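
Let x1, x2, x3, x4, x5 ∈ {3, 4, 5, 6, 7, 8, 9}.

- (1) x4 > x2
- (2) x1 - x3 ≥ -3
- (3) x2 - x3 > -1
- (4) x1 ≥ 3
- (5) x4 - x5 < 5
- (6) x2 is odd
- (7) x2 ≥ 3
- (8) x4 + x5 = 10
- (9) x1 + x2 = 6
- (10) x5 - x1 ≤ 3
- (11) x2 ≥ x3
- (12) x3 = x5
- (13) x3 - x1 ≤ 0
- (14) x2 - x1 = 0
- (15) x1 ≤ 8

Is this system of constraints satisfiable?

One satisfying assignment is x1 = 3, x2 = 3, x3 = 3, x4 = 7, x5 = 3.
For the less obvious constraints — constraint 2: x1 - x3 = 0; constraint 3: x2 - x3 = 0; constraint 5: x4 - x5 = 4 — and the others hold by inspection.

Satisfiable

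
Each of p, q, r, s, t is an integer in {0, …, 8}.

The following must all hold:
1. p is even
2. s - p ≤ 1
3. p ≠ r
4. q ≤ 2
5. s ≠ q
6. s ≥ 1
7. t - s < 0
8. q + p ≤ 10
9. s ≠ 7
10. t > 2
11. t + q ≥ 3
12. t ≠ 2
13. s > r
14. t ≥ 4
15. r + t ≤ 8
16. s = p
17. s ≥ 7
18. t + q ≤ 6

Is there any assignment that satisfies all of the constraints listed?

One satisfying assignment is p = 8, q = 1, r = 0, s = 8, t = 5.
For the less obvious constraints — constraint 2: s - p = 0; constraint 7: t - s = -3; constraint 8: q + p = 9 — and the others hold by inspection.

Satisfiable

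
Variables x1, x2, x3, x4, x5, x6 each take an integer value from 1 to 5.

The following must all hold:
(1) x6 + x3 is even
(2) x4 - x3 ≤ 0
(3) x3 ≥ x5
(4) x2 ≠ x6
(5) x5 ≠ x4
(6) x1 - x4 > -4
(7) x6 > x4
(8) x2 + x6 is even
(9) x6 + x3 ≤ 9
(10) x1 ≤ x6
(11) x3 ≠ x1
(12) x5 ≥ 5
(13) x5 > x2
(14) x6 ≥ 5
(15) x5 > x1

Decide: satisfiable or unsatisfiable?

Unsatisfiable

From constraint 14: x6 ≥ 5. From constraints 3 and 12: x3 ≥ x5 ≥ 5. Hence x6 + x3 ≥ 10. But constraint 9 requires x6 + x3 ≤ 9, and 9 < 10. Contradiction.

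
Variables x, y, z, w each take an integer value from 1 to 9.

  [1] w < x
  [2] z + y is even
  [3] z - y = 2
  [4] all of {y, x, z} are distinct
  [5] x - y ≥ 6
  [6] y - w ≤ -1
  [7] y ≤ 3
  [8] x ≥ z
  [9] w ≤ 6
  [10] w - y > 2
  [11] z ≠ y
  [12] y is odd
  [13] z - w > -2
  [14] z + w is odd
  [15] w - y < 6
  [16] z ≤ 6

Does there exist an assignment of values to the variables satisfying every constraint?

Satisfiable

The assignment x = 9, y = 1, z = 3, w = 4 works:
  constraint 3 holds since z - y = 2.
  constraint 5 holds since x - y = 8.
  constraint 6 holds since y - w = -3.
The rest check out directly.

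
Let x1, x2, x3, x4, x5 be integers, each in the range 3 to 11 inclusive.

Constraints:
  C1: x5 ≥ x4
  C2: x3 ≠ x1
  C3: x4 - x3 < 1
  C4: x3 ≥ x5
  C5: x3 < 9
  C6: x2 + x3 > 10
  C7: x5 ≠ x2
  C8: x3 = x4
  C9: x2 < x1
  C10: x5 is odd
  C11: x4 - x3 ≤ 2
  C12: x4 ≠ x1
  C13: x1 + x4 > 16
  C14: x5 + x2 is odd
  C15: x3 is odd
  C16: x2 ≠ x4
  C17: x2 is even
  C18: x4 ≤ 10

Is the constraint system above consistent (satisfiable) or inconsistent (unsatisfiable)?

One satisfying assignment is x1 = 11, x2 = 6, x3 = 7, x4 = 7, x5 = 7.
For the less obvious constraints — constraint 3: x4 - x3 = 0; constraint 6: x2 + x3 = 13; constraint 11: x4 - x3 = 0 — and the others hold by inspection.

Satisfiable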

▶ Exercise objective
The data above needs to be repeated exactly, line for line.

▶ Written answer
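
Let x1, x2, x3, x4, x5 ∈ {3, 4, 5, 6, 7, 8, 9}.

- (1) x4 > x2
- (2) x1 - x3 ≥ -3
- (3) x2 - x3 > -1
- (4) x1 ≥ 3
- (5) x4 - x5 < 5
- (6) x2 is odd
- (7) x2 ≥ 3
- (8) x4 + x5 = 10
- (9) x1 + x2 = 6
- (10) x5 - x1 ≤ 3
- (11) x2 ≥ x3
- (12) x3 = x5
- (13) x3 - x1 ≤ 0
- (14) x2 - x1 = 0
- (15) x1 ≤ 8

Is this system of constraints satisfiable?

One satisfying assignment is x1 = 3, x2 = 3, x3 = 3, x4 = 7, x5 = 3.
For the less obvious constraints — constraint 2: x1 - x3 = 0; constraint 3: x2 - x3 = 0; constraint 5: x4 - x5 = 4 — and the others hold by inspection.

Satisfiable

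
Each of p, q, r, s, t is an integer in {0, …, 8}.

The following must all hold:
1. p is even
2. s - p ≤ 1
3. p ≠ r
4. q ≤ 2
5. s ≠ q
6. s ≥ 1
7. t - s < 0
8. q + p ≤ 10
9. s ≠ 7
10. t > 2
11. t + q ≥ 3
12. t ≠ 2
13. s > r
14. t ≥ 4
15. r + t ≤ 8
16. s = p
17. s ≥ 7
18. t + q ≤ 6

Is there any assignment that satisfies all of the constraints listed?

One satisfying assignment is p = 8, q = 1, r = 0, s = 8, t = 5.
For the less obvious constraints — constraint 2: s - p = 0; constraint 7: t - s = -3; constraint 8: q + p = 9 — and the others hold by inspection.

Satisfiable

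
Variables x1, x2, x3, x4, x5, x6 each take an integer value from 1 to 5.

The following must all hold:
(1) x6 + x3 is even
(2) x4 - x3 ≤ 0
(3) x3 ≥ x5
(4) x2 ≠ x6
(5) x5 ≠ x4
(6) x1 - x4 > -4
(7) x6 > x4
(8) x2 + x6 is even
(9) x6 + x3 ≤ 9
(10) x1 ≤ x6
(11) x3 ≠ x1
(12) x5 ≥ 5
(13) x5 > x2
(14) x6 ≥ 5
(15) x5 > x1

Decide: satisfiable or unsatisfiable?

Unsatisfiable

From constraint 14: x6 ≥ 5. From constraints 3 and 12: x3 ≥ x5 ≥ 5. Hence x6 + x3 ≥ 10. But constraint 9 requires x6 + x3 ≤ 9, and 9 < 10. Contradiction.

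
Variables x, y, z, w each take an integer value from 1 to 9.

  [1] w < x
  [2] z + y is even
  [3] z - y = 2
  [4] all of {y, x, z} are distinct
  [5] x - y ≥ 6
  [6] y - w ≤ -1
  [7] y ≤ 3
  [8] x ≥ z
  [9] w ≤ 6
  [10] w - y > 2
  [11] z ≠ y
  [12] y is odd
  [13] z - w > -2
  [14] z + w is odd
  [15] w - y < 6
  [16] z ≤ 6

Does there exist an assignment of values to the variables satisfying every constraint?

Satisfiable

The assignment x = 9, y = 1, z = 3, w = 4 works:
  constraint 3 holds since z - y = 2.
  constraint 5 holds since x - y = 8.
  constraint 6 holds since y - w = -3.
The rest check out directly.

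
Let x1, x2, x3, x4, x5 be integers, each in the range 3 to 11 inclusive.

Constraints:
  C1: x5 ≥ x4
  C2: x3 ≠ x1
  C3: x4 - x3 < 1
  C4: x3 ≥ x5
  C5: x3 < 9
  C6: x2 + x3 > 10
  C7: x5 ≠ x2
  C8: x3 = x4
  C9: x2 < x1
  C10: x5 is odd
  C11: x4 - x3 ≤ 2
  C12: x4 ≠ x1
  C13: x1 + x4 > 16
  C14: x5 + x2 is odd
  C15: x3 is odd
  C16: x2 ≠ x4
  C17: x2 is even
  C18: x4 ≤ 10

Is the constraint system above consistent (satisfiable) or inconsistent (unsatisfiable)?

One satisfying assignment is x1 = 11, x2 = 6, x3 = 7, x4 = 7, x5 = 7.
For the less obvious constraints — constraint 3: x4 - x3 = 0; constraint 6: x2 + x3 = 13; constraint 11: x4 - x3 = 0 — and the others hold by inspection.

Satisfiable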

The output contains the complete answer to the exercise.